Would you copy the material below word for word, beginning with its first line and ending with the line that contains "Give the topological"?

#### Data for review ####

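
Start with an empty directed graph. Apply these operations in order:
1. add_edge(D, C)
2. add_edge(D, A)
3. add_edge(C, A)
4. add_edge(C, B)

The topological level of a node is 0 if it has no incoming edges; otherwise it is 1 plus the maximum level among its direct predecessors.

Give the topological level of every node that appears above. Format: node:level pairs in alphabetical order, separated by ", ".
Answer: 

Answer: A:2, B:2, C:1, D:0

Derivation:
Op 1: add_edge(D, C). Edges now: 1
Op 2: add_edge(D, A). Edges now: 2
Op 3: add_edge(C, A). Edges now: 3
Op 4: add_edge(C, B). Edges now: 4
Compute levels (Kahn BFS):
  sources (in-degree 0): D
  process D: level=0
    D->A: in-degree(A)=1, level(A)>=1
    D->C: in-degree(C)=0, level(C)=1, enqueue
  process C: level=1
    C->A: in-degree(A)=0, level(A)=2, enqueue
    C->B: in-degree(B)=0, level(B)=2, enqueue
  process A: level=2
  process B: level=2
All levels: A:2, B:2, C:1, D:0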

####

* [Solution to the problem]:
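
Start with an empty directed graph. Apply these operations in order:
1. add_edge(D, C)
2. add_edge(D, A)
3. add_edge(C, A)
4. add_edge(C, B)

The topological level of a node is 0 if it has no incoming edges; otherwise it is 1 plus the maximum level among its direct predecessors.

Give the topological level of every node that appears above. Format: node:level pairs in alphabetical order, separated by ", ".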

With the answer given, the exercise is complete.